▶ [Task statement]: Among the entries below, find the line with "- Mon-PM: Ibarra, Tran, and Ivanova", then quote it and each following line up to and including the line with "Shift limits: Rossi", and nothing else.

Stored items:

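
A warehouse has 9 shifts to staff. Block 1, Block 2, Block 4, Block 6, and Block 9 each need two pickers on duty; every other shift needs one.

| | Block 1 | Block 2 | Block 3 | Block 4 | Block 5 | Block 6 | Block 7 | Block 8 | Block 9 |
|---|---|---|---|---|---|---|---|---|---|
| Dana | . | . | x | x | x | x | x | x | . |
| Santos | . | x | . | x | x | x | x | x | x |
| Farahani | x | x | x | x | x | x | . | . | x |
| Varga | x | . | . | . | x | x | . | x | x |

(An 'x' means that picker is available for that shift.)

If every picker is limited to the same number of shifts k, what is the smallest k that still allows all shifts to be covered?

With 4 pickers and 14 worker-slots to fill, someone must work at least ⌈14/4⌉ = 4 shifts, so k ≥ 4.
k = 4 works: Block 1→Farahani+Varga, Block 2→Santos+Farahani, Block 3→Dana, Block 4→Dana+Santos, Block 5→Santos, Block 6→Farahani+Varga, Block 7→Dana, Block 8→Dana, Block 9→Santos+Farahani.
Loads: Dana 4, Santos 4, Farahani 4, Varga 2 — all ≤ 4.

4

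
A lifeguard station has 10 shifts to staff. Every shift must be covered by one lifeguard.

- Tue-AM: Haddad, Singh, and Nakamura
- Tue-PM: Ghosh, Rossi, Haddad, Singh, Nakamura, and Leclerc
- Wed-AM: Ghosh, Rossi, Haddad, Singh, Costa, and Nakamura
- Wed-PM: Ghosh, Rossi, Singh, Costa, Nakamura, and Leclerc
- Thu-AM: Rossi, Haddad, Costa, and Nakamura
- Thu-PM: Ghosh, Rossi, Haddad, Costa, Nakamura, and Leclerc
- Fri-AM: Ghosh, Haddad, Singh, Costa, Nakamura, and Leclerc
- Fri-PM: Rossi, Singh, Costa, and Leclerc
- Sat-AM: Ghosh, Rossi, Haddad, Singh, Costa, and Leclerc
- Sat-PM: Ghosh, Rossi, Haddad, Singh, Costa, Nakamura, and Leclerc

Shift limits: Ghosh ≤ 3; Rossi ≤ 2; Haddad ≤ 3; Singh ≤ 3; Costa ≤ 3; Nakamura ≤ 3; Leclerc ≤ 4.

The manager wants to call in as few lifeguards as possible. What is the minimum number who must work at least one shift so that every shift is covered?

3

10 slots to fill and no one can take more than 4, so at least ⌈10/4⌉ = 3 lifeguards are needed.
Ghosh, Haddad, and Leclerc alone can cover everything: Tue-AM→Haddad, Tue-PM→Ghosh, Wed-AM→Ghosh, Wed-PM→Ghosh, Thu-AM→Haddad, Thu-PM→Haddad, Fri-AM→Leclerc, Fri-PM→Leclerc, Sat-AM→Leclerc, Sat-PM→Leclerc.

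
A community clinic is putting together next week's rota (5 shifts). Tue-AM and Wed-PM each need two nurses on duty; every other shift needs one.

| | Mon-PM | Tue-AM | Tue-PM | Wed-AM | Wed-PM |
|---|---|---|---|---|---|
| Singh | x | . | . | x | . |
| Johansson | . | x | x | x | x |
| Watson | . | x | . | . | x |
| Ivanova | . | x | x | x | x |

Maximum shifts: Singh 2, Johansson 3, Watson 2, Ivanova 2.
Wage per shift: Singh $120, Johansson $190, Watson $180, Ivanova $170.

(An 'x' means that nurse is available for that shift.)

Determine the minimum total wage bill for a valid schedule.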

...

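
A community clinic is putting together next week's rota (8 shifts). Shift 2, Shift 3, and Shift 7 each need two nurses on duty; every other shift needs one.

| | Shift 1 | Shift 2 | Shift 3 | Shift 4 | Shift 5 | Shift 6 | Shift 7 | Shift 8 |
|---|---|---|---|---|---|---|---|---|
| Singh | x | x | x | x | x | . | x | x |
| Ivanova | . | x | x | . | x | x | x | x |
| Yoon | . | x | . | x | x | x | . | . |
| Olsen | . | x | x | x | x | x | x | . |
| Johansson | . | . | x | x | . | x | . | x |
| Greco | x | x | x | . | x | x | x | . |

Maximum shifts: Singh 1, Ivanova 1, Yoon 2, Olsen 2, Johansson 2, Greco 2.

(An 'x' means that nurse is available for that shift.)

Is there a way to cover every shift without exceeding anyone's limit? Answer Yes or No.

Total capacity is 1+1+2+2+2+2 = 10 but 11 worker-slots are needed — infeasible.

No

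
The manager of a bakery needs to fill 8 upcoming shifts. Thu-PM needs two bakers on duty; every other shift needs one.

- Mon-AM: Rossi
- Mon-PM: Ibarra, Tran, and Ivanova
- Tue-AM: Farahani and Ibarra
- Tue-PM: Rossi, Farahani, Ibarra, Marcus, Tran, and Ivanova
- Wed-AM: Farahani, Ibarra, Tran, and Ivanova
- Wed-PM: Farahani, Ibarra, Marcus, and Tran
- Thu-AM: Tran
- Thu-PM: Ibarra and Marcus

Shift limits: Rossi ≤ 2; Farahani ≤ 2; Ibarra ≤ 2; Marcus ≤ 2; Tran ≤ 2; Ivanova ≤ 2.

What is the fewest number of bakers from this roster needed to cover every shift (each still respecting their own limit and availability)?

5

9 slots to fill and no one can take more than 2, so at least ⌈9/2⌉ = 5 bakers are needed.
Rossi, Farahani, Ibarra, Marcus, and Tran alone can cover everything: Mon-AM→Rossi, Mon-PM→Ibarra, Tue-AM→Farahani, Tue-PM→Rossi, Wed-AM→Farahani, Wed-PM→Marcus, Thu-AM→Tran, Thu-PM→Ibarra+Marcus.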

==

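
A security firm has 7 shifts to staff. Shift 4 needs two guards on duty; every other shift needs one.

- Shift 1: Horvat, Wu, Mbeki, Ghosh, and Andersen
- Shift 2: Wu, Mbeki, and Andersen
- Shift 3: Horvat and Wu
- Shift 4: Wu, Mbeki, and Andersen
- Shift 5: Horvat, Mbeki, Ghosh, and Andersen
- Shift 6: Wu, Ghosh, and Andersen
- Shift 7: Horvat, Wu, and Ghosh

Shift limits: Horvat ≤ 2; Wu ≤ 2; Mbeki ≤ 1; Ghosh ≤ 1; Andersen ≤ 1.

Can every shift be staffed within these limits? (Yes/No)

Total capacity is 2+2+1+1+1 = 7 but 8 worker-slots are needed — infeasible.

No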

▶ [Response area]:
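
- Mon-PM: Ibarra, Tran, and Ivanova
- Tue-AM: Farahani and Ibarra
- Tue-PM: Rossi, Farahani, Ibarra, Marcus, Tran, and Ivanova
- Wed-AM: Farahani, Ibarra, Tran, and Ivanova
- Wed-PM: Farahani, Ibarra, Marcus, and Tran
- Thu-AM: Tran
- Thu-PM: Ibarra and Marcus

Shift limits: Rossi ≤ 2; Farahani ≤ 2; Ibarra ≤ 2; Marcus ≤ 2; Tran ≤ 2; Ivanova ≤ 2.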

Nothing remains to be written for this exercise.